BEGIN

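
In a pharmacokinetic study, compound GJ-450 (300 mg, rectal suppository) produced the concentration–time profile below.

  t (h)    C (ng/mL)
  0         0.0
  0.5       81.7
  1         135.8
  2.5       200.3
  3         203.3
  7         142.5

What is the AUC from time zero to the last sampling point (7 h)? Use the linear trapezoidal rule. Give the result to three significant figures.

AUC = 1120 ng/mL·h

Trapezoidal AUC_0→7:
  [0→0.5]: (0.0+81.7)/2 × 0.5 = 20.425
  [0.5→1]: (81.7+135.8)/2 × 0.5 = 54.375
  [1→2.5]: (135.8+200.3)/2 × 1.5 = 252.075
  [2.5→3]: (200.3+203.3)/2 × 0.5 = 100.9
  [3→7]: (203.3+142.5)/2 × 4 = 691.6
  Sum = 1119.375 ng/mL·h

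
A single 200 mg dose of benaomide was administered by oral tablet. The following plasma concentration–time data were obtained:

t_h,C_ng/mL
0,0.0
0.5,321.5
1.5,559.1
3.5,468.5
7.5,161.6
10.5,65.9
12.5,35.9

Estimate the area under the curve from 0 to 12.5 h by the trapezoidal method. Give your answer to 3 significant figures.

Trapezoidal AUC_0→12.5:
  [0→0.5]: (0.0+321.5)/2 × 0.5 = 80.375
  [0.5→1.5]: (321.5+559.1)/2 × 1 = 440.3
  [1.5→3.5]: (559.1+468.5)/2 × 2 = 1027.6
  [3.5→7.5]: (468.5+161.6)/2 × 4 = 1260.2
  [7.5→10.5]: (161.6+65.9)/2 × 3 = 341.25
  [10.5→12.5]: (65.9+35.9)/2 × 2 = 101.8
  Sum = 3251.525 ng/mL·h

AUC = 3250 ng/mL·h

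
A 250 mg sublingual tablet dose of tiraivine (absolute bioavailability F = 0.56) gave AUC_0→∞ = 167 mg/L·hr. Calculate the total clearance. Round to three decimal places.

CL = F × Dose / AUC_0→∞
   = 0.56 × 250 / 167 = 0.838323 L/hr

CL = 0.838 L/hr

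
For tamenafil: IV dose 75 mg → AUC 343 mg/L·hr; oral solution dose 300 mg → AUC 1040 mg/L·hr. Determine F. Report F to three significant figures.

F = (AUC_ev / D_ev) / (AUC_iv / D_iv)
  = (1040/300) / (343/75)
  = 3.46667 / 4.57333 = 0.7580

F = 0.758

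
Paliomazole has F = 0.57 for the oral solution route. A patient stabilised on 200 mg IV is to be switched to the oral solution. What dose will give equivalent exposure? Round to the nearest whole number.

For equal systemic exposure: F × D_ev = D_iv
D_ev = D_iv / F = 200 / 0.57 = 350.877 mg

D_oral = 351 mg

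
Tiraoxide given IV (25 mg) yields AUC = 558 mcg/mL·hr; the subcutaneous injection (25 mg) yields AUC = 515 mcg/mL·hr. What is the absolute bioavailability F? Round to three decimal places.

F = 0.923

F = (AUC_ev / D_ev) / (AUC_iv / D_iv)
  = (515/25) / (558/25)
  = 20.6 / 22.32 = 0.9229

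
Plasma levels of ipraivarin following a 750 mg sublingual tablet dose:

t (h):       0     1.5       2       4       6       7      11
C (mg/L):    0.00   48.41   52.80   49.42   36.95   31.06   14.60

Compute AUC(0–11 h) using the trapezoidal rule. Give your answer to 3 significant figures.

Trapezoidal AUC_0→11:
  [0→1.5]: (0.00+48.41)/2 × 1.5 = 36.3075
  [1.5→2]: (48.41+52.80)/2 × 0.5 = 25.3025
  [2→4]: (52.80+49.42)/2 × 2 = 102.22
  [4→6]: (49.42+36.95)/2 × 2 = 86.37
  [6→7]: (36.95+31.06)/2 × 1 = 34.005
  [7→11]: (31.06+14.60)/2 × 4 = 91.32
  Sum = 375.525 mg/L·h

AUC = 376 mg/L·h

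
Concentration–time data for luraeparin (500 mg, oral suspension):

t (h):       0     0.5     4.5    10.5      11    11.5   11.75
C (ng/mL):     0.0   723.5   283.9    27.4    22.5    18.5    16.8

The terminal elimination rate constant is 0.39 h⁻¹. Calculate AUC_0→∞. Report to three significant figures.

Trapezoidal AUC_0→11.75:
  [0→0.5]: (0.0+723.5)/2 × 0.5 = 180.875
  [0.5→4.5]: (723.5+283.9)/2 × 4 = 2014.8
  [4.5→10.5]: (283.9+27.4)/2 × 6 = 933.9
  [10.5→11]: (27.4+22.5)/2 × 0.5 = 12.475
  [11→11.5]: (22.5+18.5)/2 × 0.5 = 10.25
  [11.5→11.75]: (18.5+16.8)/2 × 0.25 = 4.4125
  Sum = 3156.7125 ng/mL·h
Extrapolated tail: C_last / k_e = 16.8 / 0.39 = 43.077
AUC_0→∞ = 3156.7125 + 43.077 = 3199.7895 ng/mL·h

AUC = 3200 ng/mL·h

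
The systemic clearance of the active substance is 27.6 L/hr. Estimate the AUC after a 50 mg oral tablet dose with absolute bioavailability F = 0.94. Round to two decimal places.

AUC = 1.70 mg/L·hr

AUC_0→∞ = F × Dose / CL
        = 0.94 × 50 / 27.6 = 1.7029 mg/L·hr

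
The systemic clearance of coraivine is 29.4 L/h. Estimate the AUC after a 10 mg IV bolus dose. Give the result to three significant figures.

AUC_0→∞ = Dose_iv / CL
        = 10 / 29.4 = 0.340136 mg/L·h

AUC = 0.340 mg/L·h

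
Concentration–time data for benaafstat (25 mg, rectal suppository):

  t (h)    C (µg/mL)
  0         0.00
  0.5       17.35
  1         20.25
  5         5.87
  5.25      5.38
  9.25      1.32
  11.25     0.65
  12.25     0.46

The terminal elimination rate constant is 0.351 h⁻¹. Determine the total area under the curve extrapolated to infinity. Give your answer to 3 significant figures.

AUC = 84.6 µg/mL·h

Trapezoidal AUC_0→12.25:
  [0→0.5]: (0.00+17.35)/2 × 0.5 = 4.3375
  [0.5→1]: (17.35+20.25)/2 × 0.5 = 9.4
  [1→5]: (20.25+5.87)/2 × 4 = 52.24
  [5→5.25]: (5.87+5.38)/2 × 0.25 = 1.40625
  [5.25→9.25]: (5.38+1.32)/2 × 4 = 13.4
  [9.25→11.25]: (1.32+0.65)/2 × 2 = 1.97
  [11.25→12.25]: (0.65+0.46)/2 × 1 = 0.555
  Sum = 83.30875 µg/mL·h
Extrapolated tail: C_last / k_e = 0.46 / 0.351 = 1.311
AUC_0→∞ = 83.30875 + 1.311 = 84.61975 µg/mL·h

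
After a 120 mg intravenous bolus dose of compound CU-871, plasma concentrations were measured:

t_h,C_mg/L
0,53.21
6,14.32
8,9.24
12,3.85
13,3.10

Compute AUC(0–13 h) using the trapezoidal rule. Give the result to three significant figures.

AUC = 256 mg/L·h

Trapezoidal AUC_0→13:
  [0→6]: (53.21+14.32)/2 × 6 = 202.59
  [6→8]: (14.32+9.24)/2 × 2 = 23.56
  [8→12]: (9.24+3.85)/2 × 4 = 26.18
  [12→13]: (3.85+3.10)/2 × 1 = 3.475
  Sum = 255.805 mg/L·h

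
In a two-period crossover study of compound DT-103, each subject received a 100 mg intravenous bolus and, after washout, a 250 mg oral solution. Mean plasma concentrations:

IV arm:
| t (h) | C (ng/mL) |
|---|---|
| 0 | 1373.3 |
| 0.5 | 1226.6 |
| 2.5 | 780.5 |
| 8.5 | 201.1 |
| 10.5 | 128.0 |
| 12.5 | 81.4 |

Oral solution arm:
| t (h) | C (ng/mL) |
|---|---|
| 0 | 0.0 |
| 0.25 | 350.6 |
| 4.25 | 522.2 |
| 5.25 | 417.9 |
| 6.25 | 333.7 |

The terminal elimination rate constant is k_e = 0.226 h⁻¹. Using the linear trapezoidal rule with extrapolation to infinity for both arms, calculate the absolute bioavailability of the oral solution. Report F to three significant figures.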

END

- [Exercise objective] Look over the entries above. Copy every line that contains the word "data".

- [Your response]
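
A single 200 mg dose of benaomide was administered by oral tablet. The following plasma concentration–time data were obtained:
Concentration–time data for luraeparin (500 mg, oral suspension):
Concentration–time data for benaafstat (25 mg, rectal suppository):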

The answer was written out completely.